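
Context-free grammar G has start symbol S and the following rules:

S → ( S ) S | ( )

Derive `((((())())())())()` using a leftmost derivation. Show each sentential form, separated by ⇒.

S ⇒ (S)S ⇒ ((S)S)S ⇒ (((S)S)S)S ⇒ ((((S)S)S)S)S ⇒ ((((())S)S)S)S ⇒ ((((())())S)S)S ⇒ ((((())())())S)S ⇒ ((((())())())())S ⇒ ((((())())())())()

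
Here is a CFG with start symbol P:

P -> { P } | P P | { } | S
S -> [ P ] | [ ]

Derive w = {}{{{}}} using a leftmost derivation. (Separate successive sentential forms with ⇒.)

P ⇒ PP ⇒ {}P ⇒ {}{P} ⇒ {}{{P}} ⇒ {}{{{}}}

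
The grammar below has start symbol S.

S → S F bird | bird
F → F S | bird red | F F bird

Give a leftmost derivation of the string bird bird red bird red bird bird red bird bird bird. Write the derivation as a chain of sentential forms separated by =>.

S => S F bird => bird F bird => bird F S bird => bird F F bird S bird => bird F F bird F bird S bird => bird bird red F bird F bird S bird => bird bird red bird red bird F bird S bird => bird bird red bird red bird bird red bird S bird => bird bird red bird red bird bird red bird bird bird

S => S F bird   [S → S F bird]
S F bird => bird F bird   [S → bird]
bird F bird => bird F S bird   [F → F S]
bird F S bird => bird F F bird S bird   [F → F F bird]
bird F F bird S bird => bird F F bird F bird S bird   [F → F F bird]
bird F F bird F bird S bird => bird bird red F bird F bird S bird   [F → bird red]
bird bird red F bird F bird S bird => bird bird red bird red bird F bird S bird   [F → bird red]
bird bird red bird red bird F bird S bird => bird bird red bird red bird bird red bird S bird   [F → bird red]
bird bird red bird red bird bird red bird S bird => bird bird red bird red bird bird red bird bird bird   [S → bird]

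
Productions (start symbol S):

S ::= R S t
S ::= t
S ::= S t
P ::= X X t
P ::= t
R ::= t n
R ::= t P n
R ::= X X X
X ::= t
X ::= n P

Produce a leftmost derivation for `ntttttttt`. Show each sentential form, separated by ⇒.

S ⇒ RSt ⇒ XXXSt ⇒ nPXXSt ⇒ nXXtXXSt ⇒ ntXtXXSt ⇒ ntttXXSt ⇒ nttttXSt ⇒ ntttttSt ⇒ ntttttStt ⇒ ntttttttt

S ⇒ RSt   [S ::= R S t]
RSt ⇒ XXXSt   [R ::= X X X]
XXXSt ⇒ nPXXSt   [X ::= n P]
nPXXSt ⇒ nXXtXXSt   [P ::= X X t]
nXXtXXSt ⇒ ntXtXXSt   [X ::= t]
ntXtXXSt ⇒ ntttXXSt   [X ::= t]
ntttXXSt ⇒ nttttXSt   [X ::= t]
nttttXSt ⇒ ntttttSt   [X ::= t]
ntttttSt ⇒ ntttttStt   [S ::= S t]
ntttttStt ⇒ ntttttttt   [S ::= t]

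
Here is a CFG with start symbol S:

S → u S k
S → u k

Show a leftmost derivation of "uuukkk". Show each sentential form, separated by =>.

S => uSk => uuSkk => uuukkk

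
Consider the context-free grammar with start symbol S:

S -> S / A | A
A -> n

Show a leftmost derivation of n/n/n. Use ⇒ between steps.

S ⇒ S/A   [S -> S / A]
S/A ⇒ S/A/A   [S -> S / A]
S/A/A ⇒ A/A/A   [S -> A]
A/A/A ⇒ n/A/A   [A -> n]
n/A/A ⇒ n/n/A   [A -> n]
n/n/A ⇒ n/n/n   [A -> n]

S ⇒ S/A ⇒ S/A/A ⇒ A/A/A ⇒ n/A/A ⇒ n/n/A ⇒ n/n/n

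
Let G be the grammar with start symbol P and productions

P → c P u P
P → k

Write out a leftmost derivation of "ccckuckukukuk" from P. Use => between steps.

P => cPuP => ccPuPuP => cccPuPuPuP => ccckuPuPuP => ccckucPuPuPuP => ccckuckuPuPuP => ccckuckukuPuP => ccckuckukukuP => ccckuckukukuk

P => cPuP   [P → c P u P]
cPuP => ccPuPuP   [P → c P u P]
ccPuPuP => cccPuPuPuP   [P → c P u P]
cccPuPuPuP => ccckuPuPuP   [P → k]
ccckuPuPuP => ccckucPuPuPuP   [P → c P u P]
ccckucPuPuPuP => ccckuckuPuPuP   [P → k]
ccckuckuPuPuP => ccckuckukuPuP   [P → k]
ccckuckukuPuP => ccckuckukukuP   [P → k]
ccckuckukukuP => ccckuckukukuk   [P → k]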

### [YOUR ASSIGNMENT]
Write the entries out again, exactly and completely.

### [EXERCISE ANSWER]
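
Context-free grammar G has start symbol S and the following rules:

S → ( S ) S | ( )

Derive `((((())())())())()` using a leftmost derivation. Show each sentential form, separated by ⇒.

S ⇒ (S)S ⇒ ((S)S)S ⇒ (((S)S)S)S ⇒ ((((S)S)S)S)S ⇒ ((((())S)S)S)S ⇒ ((((())())S)S)S ⇒ ((((())())())S)S ⇒ ((((())())())())S ⇒ ((((())())())())()

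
Here is a CFG with start symbol P:

P -> { P } | P P | { } | S
S -> [ P ] | [ ]

Derive w = {}{{{}}} using a leftmost derivation. (Separate successive sentential forms with ⇒.)

P ⇒ PP ⇒ {}P ⇒ {}{P} ⇒ {}{{P}} ⇒ {}{{{}}}

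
The grammar below has start symbol S.

S → S F bird | bird
F → F S | bird red | F F bird

Give a leftmost derivation of the string bird bird red bird red bird bird red bird bird bird. Write the derivation as a chain of sentential forms separated by =>.

S => S F bird => bird F bird => bird F S bird => bird F F bird S bird => bird F F bird F bird S bird => bird bird red F bird F bird S bird => bird bird red bird red bird F bird S bird => bird bird red bird red bird bird red bird S bird => bird bird red bird red bird bird red bird bird bird

S => S F bird   [S → S F bird]
S F bird => bird F bird   [S → bird]
bird F bird => bird F S bird   [F → F S]
bird F S bird => bird F F bird S bird   [F → F F bird]
bird F F bird S bird => bird F F bird F bird S bird   [F → F F bird]
bird F F bird F bird S bird => bird bird red F bird F bird S bird   [F → bird red]
bird bird red F bird F bird S bird => bird bird red bird red bird F bird S bird   [F → bird red]
bird bird red bird red bird F bird S bird => bird bird red bird red bird bird red bird S bird   [F → bird red]
bird bird red bird red bird bird red bird S bird => bird bird red bird red bird bird red bird bird bird   [S → bird]

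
Productions (start symbol S):

S ::= R S t
S ::= t
S ::= S t
P ::= X X t
P ::= t
R ::= t n
R ::= t P n
R ::= X X X
X ::= t
X ::= n P

Produce a leftmost derivation for `ntttttttt`. Show each sentential form, separated by ⇒.

S ⇒ RSt ⇒ XXXSt ⇒ nPXXSt ⇒ nXXtXXSt ⇒ ntXtXXSt ⇒ ntttXXSt ⇒ nttttXSt ⇒ ntttttSt ⇒ ntttttStt ⇒ ntttttttt

S ⇒ RSt   [S ::= R S t]
RSt ⇒ XXXSt   [R ::= X X X]
XXXSt ⇒ nPXXSt   [X ::= n P]
nPXXSt ⇒ nXXtXXSt   [P ::= X X t]
nXXtXXSt ⇒ ntXtXXSt   [X ::= t]
ntXtXXSt ⇒ ntttXXSt   [X ::= t]
ntttXXSt ⇒ nttttXSt   [X ::= t]
nttttXSt ⇒ ntttttSt   [X ::= t]
ntttttSt ⇒ ntttttStt   [S ::= S t]
ntttttStt ⇒ ntttttttt   [S ::= t]

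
Here is a CFG with start symbol S:

S → u S k
S → u k

Show a leftmost derivation of "uuukkk". Show each sentential form, separated by =>.

S => uSk => uuSkk => uuukkk

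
Consider the context-free grammar with start symbol S:

S -> S / A | A
A -> n

Show a leftmost derivation of n/n/n. Use ⇒ between steps.

S ⇒ S/A   [S -> S / A]
S/A ⇒ S/A/A   [S -> S / A]
S/A/A ⇒ A/A/A   [S -> A]
A/A/A ⇒ n/A/A   [A -> n]
n/A/A ⇒ n/n/A   [A -> n]
n/n/A ⇒ n/n/n   [A -> n]

S ⇒ S/A ⇒ S/A/A ⇒ A/A/A ⇒ n/A/A ⇒ n/n/A ⇒ n/n/n

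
Let G be the grammar with start symbol P and productions

P → c P u P
P → k

Write out a leftmost derivation of "ccckuckukukuk" from P. Use => between steps.

P => cPuP => ccPuPuP => cccPuPuPuP => ccckuPuPuP => ccckucPuPuPuP => ccckuckuPuPuP => ccckuckukuPuP => ccckuckukukuP => ccckuckukukuk

P => cPuP   [P → c P u P]
cPuP => ccPuPuP   [P → c P u P]
ccPuPuP => cccPuPuPuP   [P → c P u P]
cccPuPuPuP => ccckuPuPuP   [P → k]
ccckuPuPuP => ccckucPuPuPuP   [P → c P u P]
ccckucPuPuPuP => ccckuckuPuPuP   [P → k]
ccckuckuPuPuP => ccckuckukuPuP   [P → k]
ccckuckukuPuP => ccckuckukukuP   [P → k]
ccckuckukukuP => ccckuckukukuk   [P → k]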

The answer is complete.